▸ **Task objective**:
In the listing below, the lines starting with the line with "A bond pays a stated" and going on through the line with "- Atlas Finance: 15.7%" are to be reproduced exactly, and only those.

▸ **Stored data**:
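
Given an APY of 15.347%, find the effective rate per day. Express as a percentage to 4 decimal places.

0.0391%

The per-day rate i satisfies (1 + i)^365 = 1 + 0.15347.
i = 1.15347^(1/365) − 1 = 0.0003912 = 0.0391%.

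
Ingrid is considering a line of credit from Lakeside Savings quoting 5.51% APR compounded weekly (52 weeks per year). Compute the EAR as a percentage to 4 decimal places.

5.6615%

EAR = (1 + 0.0551/52)^52 − 1.
= (1 + 0.001060)^52 − 1 = 1.056615 − 1 = 5.6615%.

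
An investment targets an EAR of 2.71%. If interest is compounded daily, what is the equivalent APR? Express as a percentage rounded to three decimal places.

(1 + r/365)^365 − 1 = 0.0271, so 1 + r/365 = 1.0271^(1/365).
r/365 = 0.000073, so r = 0.026740 = 2.674%.

2.674%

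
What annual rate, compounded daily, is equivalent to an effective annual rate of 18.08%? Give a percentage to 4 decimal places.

(1 + r/365)^365 − 1 = 0.1808, so 1 + r/365 = 1.1808^(1/365).
r/365 = 0.000455, so r = 0.166230 = 16.6230%.

16.6230%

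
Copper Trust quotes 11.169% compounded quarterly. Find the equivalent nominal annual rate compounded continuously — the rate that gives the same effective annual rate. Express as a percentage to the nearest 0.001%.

EAR = (1 + 0.11169/4)^4 − 1 = 0.116456.
Equivalent continuous rate: r = ln(1 + 0.116456) = 0.110159 = 11.016%.

11.016%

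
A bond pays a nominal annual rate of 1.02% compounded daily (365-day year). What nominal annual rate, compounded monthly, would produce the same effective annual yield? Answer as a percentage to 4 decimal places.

1.0204%

EAR = (1 + 0.0102/365)^365 − 1 = 0.010252.
Solve (1 + r/12)^12 = 1.010252: r/12 = 1.010252^(1/12) − 1 = 0.000850, so r = 0.010204 = 1.0204%.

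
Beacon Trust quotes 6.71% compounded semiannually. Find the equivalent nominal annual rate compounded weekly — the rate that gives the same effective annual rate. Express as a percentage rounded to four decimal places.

6.6041%

EAR = (1 + 0.0671/2)^2 − 1 = 0.068226.
Solve (1 + r/52)^52 = 1.068226: r/52 = 1.068226^(1/52) − 1 = 0.001270, so r = 0.066041 = 6.6041%.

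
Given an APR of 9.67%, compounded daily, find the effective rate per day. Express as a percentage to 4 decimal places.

0.0265%

With a nominal annual rate compounded daily, the periodic rate is the nominal rate divided by 365.
i = 0.0967 / 365 = 0.0002649 = 0.0265%.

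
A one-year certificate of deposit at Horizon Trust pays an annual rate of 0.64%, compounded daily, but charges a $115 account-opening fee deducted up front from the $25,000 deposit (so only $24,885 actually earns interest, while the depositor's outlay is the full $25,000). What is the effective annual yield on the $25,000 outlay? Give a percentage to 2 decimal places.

Value after one year: 24,885 × (1 + 0.0064/365)^365 = 24,885 × 1.006420 = $25,044.77.
Effective yield on the $25,000 outlay: 25,044.77 / 25,000 − 1 = 0.001791 = 0.18%.

0.18%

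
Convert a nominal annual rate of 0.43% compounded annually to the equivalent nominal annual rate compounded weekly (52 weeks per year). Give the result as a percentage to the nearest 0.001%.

Compounded annually, EAR = nominal = 0.004300.
Solve (1 + r/52)^52 = 1.004300: r/52 = 1.004300^(1/52) − 1 = 0.000083, so r = 0.004291 = 0.429%.

0.429%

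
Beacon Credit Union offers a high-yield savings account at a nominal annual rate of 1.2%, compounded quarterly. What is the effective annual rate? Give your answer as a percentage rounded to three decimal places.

1.205%

EAR = (1 + 0.012/4)^4 − 1.
= (1 + 0.003000)^4 − 1 = 1.012054 − 1 = 1.205%.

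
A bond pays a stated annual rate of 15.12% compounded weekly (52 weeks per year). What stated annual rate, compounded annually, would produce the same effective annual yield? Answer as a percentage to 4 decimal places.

EAR = (1 + 0.1512/52)^52 − 1 = 0.162974.
Compounded annually, the equivalent nominal rate is the EAR itself: 16.2974%.

16.2974%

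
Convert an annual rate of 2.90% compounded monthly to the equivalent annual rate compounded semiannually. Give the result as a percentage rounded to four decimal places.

EAR = (1 + 0.0290/12)^12 − 1 = 0.029389.
Solve (1 + r/2)^2 = 1.029389: r/2 = 1.029389^(1/2) − 1 = 0.014588, so r = 0.029176 = 2.9176%.

2.9176%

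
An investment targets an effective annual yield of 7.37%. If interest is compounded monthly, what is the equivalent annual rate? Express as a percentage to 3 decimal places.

(1 + r/12)^12 − 1 = 0.0737, so 1 + r/12 = 1.0737^(1/12).
r/12 = 0.005943, so r = 0.071322 = 7.132%.

7.132%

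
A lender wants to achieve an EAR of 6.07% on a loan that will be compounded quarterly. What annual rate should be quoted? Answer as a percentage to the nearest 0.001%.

(1 + r/4)^4 − 1 = 0.0607, so 1 + r/4 = 1.0607^(1/4).
r/4 = 0.014841, so r = 0.059365 = 5.937%.

5.937%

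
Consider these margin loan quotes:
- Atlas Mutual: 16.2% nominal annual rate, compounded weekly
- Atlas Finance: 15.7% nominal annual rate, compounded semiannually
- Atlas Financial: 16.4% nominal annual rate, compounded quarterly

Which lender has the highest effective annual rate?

Atlas Mutual: (1 + 0.162/52)^52 − 1 = 17.556%
Atlas Finance: (1 + 0.157/2)^2 − 1 = 16.316%
Atlas Financial: (1 + 0.164/4)^4 − 1 = 17.436%
The highest effective annual rate is Atlas Mutual at 17.556%.

Atlas Mutual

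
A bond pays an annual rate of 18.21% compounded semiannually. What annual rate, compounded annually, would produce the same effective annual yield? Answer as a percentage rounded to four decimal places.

EAR = (1 + 0.1821/2)^2 − 1 = 0.190390.
Compounded annually, the equivalent nominal rate is the EAR itself: 19.0390%.

19.0390%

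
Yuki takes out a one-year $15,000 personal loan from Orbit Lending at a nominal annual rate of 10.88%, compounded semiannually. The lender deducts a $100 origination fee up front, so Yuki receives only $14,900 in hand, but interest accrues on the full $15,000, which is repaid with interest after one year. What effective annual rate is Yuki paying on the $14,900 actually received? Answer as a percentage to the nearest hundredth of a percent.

11.92%

Amount owed after one year: 15,000 × (1 + 0.1088/2)^2 = 15,000 × 1.111759 = $16,676.39.
Effective rate on net proceeds: 16,676.39 / 14,900 − 1 = 0.119221 = 11.92%.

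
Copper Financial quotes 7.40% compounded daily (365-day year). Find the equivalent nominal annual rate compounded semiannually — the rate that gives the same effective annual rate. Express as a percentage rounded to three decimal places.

7.538%

EAR = (1 + 0.0740/365)^365 − 1 = 0.076799.
Solve (1 + r/2)^2 = 1.076799: r/2 = 1.076799^(1/2) − 1 = 0.037689, so r = 0.075378 = 7.538%.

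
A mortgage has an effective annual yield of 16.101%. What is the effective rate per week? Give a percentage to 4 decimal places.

0.2875%

The per-week rate i satisfies (1 + i)^52 = 1 + 0.16101.
i = 1.16101^(1/52) − 1 = 0.0028751 = 0.2875%.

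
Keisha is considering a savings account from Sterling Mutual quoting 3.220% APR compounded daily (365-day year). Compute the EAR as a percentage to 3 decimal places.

EAR = (1 + 0.03220/365)^365 − 1.
= 1.032723 − 1 = 3.272%.

3.272%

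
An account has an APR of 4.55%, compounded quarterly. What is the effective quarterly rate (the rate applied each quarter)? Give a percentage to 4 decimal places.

With a nominal annual rate compounded quarterly, the periodic rate is the nominal rate divided by 4.
i = 0.0455 / 4 = 0.0113750 = 1.1375%.

1.1375%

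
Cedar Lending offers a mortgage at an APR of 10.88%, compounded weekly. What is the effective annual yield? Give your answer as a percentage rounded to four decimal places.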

▸ **Result**:
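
A bond pays a stated annual rate of 15.12% compounded weekly (52 weeks per year). What stated annual rate, compounded annually, would produce the same effective annual yield? Answer as a percentage to 4 decimal places.

EAR = (1 + 0.1512/52)^52 − 1 = 0.162974.
Compounded annually, the equivalent nominal rate is the EAR itself: 16.2974%.

16.2974%

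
Convert an annual rate of 2.90% compounded monthly to the equivalent annual rate compounded semiannually. Give the result as a percentage rounded to four decimal places.

EAR = (1 + 0.0290/12)^12 − 1 = 0.029389.
Solve (1 + r/2)^2 = 1.029389: r/2 = 1.029389^(1/2) − 1 = 0.014588, so r = 0.029176 = 2.9176%.

2.9176%

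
An investment targets an effective annual yield of 7.37%. If interest is compounded monthly, what is the equivalent annual rate? Express as a percentage to 3 decimal places.

(1 + r/12)^12 − 1 = 0.0737, so 1 + r/12 = 1.0737^(1/12).
r/12 = 0.005943, so r = 0.071322 = 7.132%.

7.132%

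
A lender wants to achieve an EAR of 6.07% on a loan that will be compounded quarterly. What annual rate should be quoted? Answer as a percentage to the nearest 0.001%.

(1 + r/4)^4 − 1 = 0.0607, so 1 + r/4 = 1.0607^(1/4).
r/4 = 0.014841, so r = 0.059365 = 5.937%.

5.937%

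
Consider these margin loan quotes:
- Atlas Mutual: 16.2% nominal annual rate, compounded weekly
- Atlas Finance: 15.7% nominal annual rate, compounded semiannually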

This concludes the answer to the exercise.